#### EXERCISE DIRECTIONS:
The data should be printed again, exactly.

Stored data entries
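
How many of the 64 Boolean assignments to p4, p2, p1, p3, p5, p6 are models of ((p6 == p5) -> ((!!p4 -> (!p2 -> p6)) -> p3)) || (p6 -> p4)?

Initial set: {T (((p6 == p5) -> ((!!p4 -> (!p2 -> p6)) -> p3)) || (p6 -> p4))}.
T (((p6 == p5) -> ((!!p4 -> (!p2 -> p6)) -> p3)) || (p6 -> p4)): β-rule — branch into T ((p6 == p5) -> ((!!p4 -> (!p2 -> p6)) -> p3))  //  T (p6 -> p4).
  branch 1 (add T ((p6 == p5) -> ((!!p4 -> (!p2 -> p6)) -> p3))):
    T ((p6 == p5) -> ((!!p4 -> (!p2 -> p6)) -> p3)): β-rule — branch into F (p6 == p5)  //  T ((!!p4 -> (!p2 -> p6)) -> p3).
      branch 1.1 (add F (p6 == p5)):
        F (p6 == p5): β-rule — branch into T p6, F p5  //  F p6, T p5.
          branch 1.1.1 (add T p6, F p5):
            ○ open, literals {p5=F, p6=T}.
          branch 1.1.2 (add F p6, T p5):
            ○ open, literals {p5=T, p6=F}.
      branch 1.2 (add T ((!!p4 -> (!p2 -> p6)) -> p3)):
        T ((!!p4 -> (!p2 -> p6)) -> p3): β-rule — branch into F (!!p4 -> (!p2 -> p6))  //  T p3.
          branch 1.2.1 (add F (!!p4 -> (!p2 -> p6))):
            F (!!p4 -> (!p2 -> p6)): α-rule — add T !!p4, F (!p2 -> p6).
            T !!p4: drop double negation, giving T p4.
            F (!p2 -> p6): α-rule — add T !p2, F p6.
            ○ open, literals {p2=F, p4=T, p6=F}.
          branch 1.2.2 (add T p3):
            ○ open, literals {p3=T}.
  branch 2 (add T (p6 -> p4)):
    T (p6 -> p4): β-rule — branch into F p6  //  T p4.
      branch 2.1 (add F p6):
        ○ open, literals {p6=F}.
      branch 2.2 (add T p4):
        ○ open, literals {p4=T}.
0 branches closed, 6 open.
Each open branch fixes some atoms; the unmentioned ones are free. Counting distinct full assignments: branch {p5=F, p6=T} (p4, p2, p1, p3) contributes 16 new; branch {p5=T, p6=F} (p4, p2, p1, p3) contributes 16 new; branch {p2=F, p4=T, p6=F} (p1, p3, p5) contributes 4 new; branch {p3=T} (p4, p2, p1, p5, p6) contributes 14 new; branch {p6=F} (p4, p2, p1, p3, p5) contributes 6 new; branch {p4=T} (p2, p1, p3, p5, p6) contributes 4 new. Total: 60.

60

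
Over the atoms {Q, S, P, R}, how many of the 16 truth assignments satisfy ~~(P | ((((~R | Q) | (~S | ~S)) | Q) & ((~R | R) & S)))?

11

Initial set: {~~(P | ((((~R | Q) | (~S | ~S)) | Q) & ((~R | R) & S)))}.
~~(P | ((((~R | Q) | (~S | ~S)) | Q) & ((~R | R) & S))): drop double negation, giving (P | ((((~R | Q) | (~S | ~S)) | Q) & ((~R | R) & S))).
(P | ((((~R | Q) | (~S | ~S)) | Q) & ((~R | R) & S))): β-rule — branch into P  //  ((((~R | Q) | (~S | ~S)) | Q) & ((~R | R) & S)).
  branch 1 (add P):
    ○ open, literals {P=true}.
  branch 2 (add ((((~R | Q) | (~S | ~S)) | Q) & ((~R | R) & S))):
    ((((~R | Q) | (~S | ~S)) | Q) & ((~R | R) & S)): α-rule — add (((~R | Q) | (~S | ~S)) | Q), ((~R | R) & S).
    ((~R | R) & S): α-rule — add (~R | R), S.
    (((~R | Q) | (~S | ~S)) | Q): β-rule — branch into ((~R | Q) | (~S | ~S))  //  Q.
      branch 2.1 (add ((~R | Q) | (~S | ~S))):
        (~R | R): β-rule — branch into ~R  //  R.
          branch 2.1.1 (add ~R):
            ((~R | Q) | (~S | ~S)): β-rule — branch into (~R | Q)  //  (~S | ~S).
              branch 2.1.1.1 (add (~R | Q)):
                (~R | Q): β-rule — branch into ~R  //  Q.
                  branch 2.1.1.1.1 (add ~R):
                    ○ open, literals {R=false, S=true}.
                  branch 2.1.1.1.2 (add Q):
                    ○ open, literals {Q=true, R=false, S=true}.
              branch 2.1.1.2 (add (~S | ~S)):
                (~S | ~S): β-rule — branch into ~S  //  ~S.
                  branch 2.1.1.2.1 (add ~S):
                    × closes — contains both S and ~S.
                  branch 2.1.1.2.2 (add ~S):
                    × closes — contains both S and ~S.
          branch 2.1.2 (add R):
            ((~R | Q) | (~S | ~S)): β-rule — branch into (~R | Q)  //  (~S | ~S).
              branch 2.1.2.1 (add (~R | Q)):
                (~R | Q): β-rule — branch into ~R  //  Q.
                  branch 2.1.2.1.1 (add ~R):
                    × closes — contains both R and ~R.
                  branch 2.1.2.1.2 (add Q):
                    ○ open, literals {Q=true, R=true, S=true}.
              branch 2.1.2.2 (add (~S | ~S)):
                (~S | ~S): β-rule — branch into ~S  //  ~S.
                  branch 2.1.2.2.1 (add ~S):
                    × closes — contains both S and ~S.
                  branch 2.1.2.2.2 (add ~S):
                    × closes — contains both S and ~S.
      branch 2.2 (add Q):
        (~R | R): β-rule — branch into ~R  //  R.
          branch 2.2.1 (add ~R):
            ○ open, literals {Q=true, R=false, S=true}.
          branch 2.2.2 (add R):
            ○ open, literals {Q=true, R=true, S=true}.
5 branches closed, 6 open.
Each open branch fixes some atoms; the unmentioned ones are free. Counting distinct full assignments: branch {P=true} (Q, S, R) contributes 8 new; branch {R=false, S=true} (Q, P) contributes 2 new; branch {Q=true, R=false, S=true} (P) contributes 0 new; branch {Q=true, R=true, S=true} (P) contributes 1 new; branch {Q=true, R=false, S=true} (P) contributes 0 new; branch {Q=true, R=true, S=true} (P) contributes 0 new. Total: 11.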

#### WRITTEN RESPONSE:
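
How many of the 64 Boolean assignments to p4, p2, p1, p3, p5, p6 are models of ((p6 == p5) -> ((!!p4 -> (!p2 -> p6)) -> p3)) || (p6 -> p4)?

Initial set: {T (((p6 == p5) -> ((!!p4 -> (!p2 -> p6)) -> p3)) || (p6 -> p4))}.
T (((p6 == p5) -> ((!!p4 -> (!p2 -> p6)) -> p3)) || (p6 -> p4)): β-rule — branch into T ((p6 == p5) -> ((!!p4 -> (!p2 -> p6)) -> p3))  //  T (p6 -> p4).
  branch 1 (add T ((p6 == p5) -> ((!!p4 -> (!p2 -> p6)) -> p3))):
    T ((p6 == p5) -> ((!!p4 -> (!p2 -> p6)) -> p3)): β-rule — branch into F (p6 == p5)  //  T ((!!p4 -> (!p2 -> p6)) -> p3).
      branch 1.1 (add F (p6 == p5)):
        F (p6 == p5): β-rule — branch into T p6, F p5  //  F p6, T p5.
          branch 1.1.1 (add T p6, F p5):
            ○ open, literals {p5=F, p6=T}.
          branch 1.1.2 (add F p6, T p5):
            ○ open, literals {p5=T, p6=F}.
      branch 1.2 (add T ((!!p4 -> (!p2 -> p6)) -> p3)):
        T ((!!p4 -> (!p2 -> p6)) -> p3): β-rule — branch into F (!!p4 -> (!p2 -> p6))  //  T p3.
          branch 1.2.1 (add F (!!p4 -> (!p2 -> p6))):
            F (!!p4 -> (!p2 -> p6)): α-rule — add T !!p4, F (!p2 -> p6).
            T !!p4: drop double negation, giving T p4.
            F (!p2 -> p6): α-rule — add T !p2, F p6.
            ○ open, literals {p2=F, p4=T, p6=F}.
          branch 1.2.2 (add T p3):
            ○ open, literals {p3=T}.
  branch 2 (add T (p6 -> p4)):
    T (p6 -> p4): β-rule — branch into F p6  //  T p4.
      branch 2.1 (add F p6):
        ○ open, literals {p6=F}.
      branch 2.2 (add T p4):
        ○ open, literals {p4=T}.
0 branches closed, 6 open.
Each open branch fixes some atoms; the unmentioned ones are free. Counting distinct full assignments: branch {p5=F, p6=T} (p4, p2, p1, p3) contributes 16 new; branch {p5=T, p6=F} (p4, p2, p1, p3) contributes 16 new; branch {p2=F, p4=T, p6=F} (p1, p3, p5) contributes 4 new; branch {p3=T} (p4, p2, p1, p5, p6) contributes 14 new; branch {p6=F} (p4, p2, p1, p3, p5) contributes 6 new; branch {p4=T} (p2, p1, p3, p5, p6) contributes 4 new. Total: 60.

60

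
Over the atoms {Q, S, P, R}, how many of the 16 truth assignments satisfy ~~(P | ((((~R | Q) | (~S | ~S)) | Q) & ((~R | R) & S)))?

11

Initial set: {~~(P | ((((~R | Q) | (~S | ~S)) | Q) & ((~R | R) & S)))}.
~~(P | ((((~R | Q) | (~S | ~S)) | Q) & ((~R | R) & S))): drop double negation, giving (P | ((((~R | Q) | (~S | ~S)) | Q) & ((~R | R) & S))).
(P | ((((~R | Q) | (~S | ~S)) | Q) & ((~R | R) & S))): β-rule — branch into P  //  ((((~R | Q) | (~S | ~S)) | Q) & ((~R | R) & S)).
  branch 1 (add P):
    ○ open, literals {P=true}.
  branch 2 (add ((((~R | Q) | (~S | ~S)) | Q) & ((~R | R) & S))):
    ((((~R | Q) | (~S | ~S)) | Q) & ((~R | R) & S)): α-rule — add (((~R | Q) | (~S | ~S)) | Q), ((~R | R) & S).
    ((~R | R) & S): α-rule — add (~R | R), S.
    (((~R | Q) | (~S | ~S)) | Q): β-rule — branch into ((~R | Q) | (~S | ~S))  //  Q.
      branch 2.1 (add ((~R | Q) | (~S | ~S))):
        (~R | R): β-rule — branch into ~R  //  R.
          branch 2.1.1 (add ~R):
            ((~R | Q) | (~S | ~S)): β-rule — branch into (~R | Q)  //  (~S | ~S).
              branch 2.1.1.1 (add (~R | Q)):
                (~R | Q): β-rule — branch into ~R  //  Q.
                  branch 2.1.1.1.1 (add ~R):
                    ○ open, literals {R=false, S=true}.
                  branch 2.1.1.1.2 (add Q):
                    ○ open, literals {Q=true, R=false, S=true}.
              branch 2.1.1.2 (add (~S | ~S)):
                (~S | ~S): β-rule — branch into ~S  //  ~S.
                  branch 2.1.1.2.1 (add ~S):
                    × closes — contains both S and ~S.
                  branch 2.1.1.2.2 (add ~S):
                    × closes — contains both S and ~S.
          branch 2.1.2 (add R):
            ((~R | Q) | (~S | ~S)): β-rule — branch into (~R | Q)  //  (~S | ~S).
              branch 2.1.2.1 (add (~R | Q)):
                (~R | Q): β-rule — branch into ~R  //  Q.
                  branch 2.1.2.1.1 (add ~R):
                    × closes — contains both R and ~R.
                  branch 2.1.2.1.2 (add Q):
                    ○ open, literals {Q=true, R=true, S=true}.
              branch 2.1.2.2 (add (~S | ~S)):
                (~S | ~S): β-rule — branch into ~S  //  ~S.
                  branch 2.1.2.2.1 (add ~S):
                    × closes — contains both S and ~S.
                  branch 2.1.2.2.2 (add ~S):
                    × closes — contains both S and ~S.
      branch 2.2 (add Q):
        (~R | R): β-rule — branch into ~R  //  R.
          branch 2.2.1 (add ~R):
            ○ open, literals {Q=true, R=false, S=true}.
          branch 2.2.2 (add R):
            ○ open, literals {Q=true, R=true, S=true}.
5 branches closed, 6 open.
Each open branch fixes some atoms; the unmentioned ones are free. Counting distinct full assignments: branch {P=true} (Q, S, R) contributes 8 new; branch {R=false, S=true} (Q, P) contributes 2 new; branch {Q=true, R=false, S=true} (P) contributes 0 new; branch {Q=true, R=true, S=true} (P) contributes 1 new; branch {Q=true, R=false, S=true} (P) contributes 0 new; branch {Q=true, R=true, S=true} (P) contributes 0 new. Total: 11.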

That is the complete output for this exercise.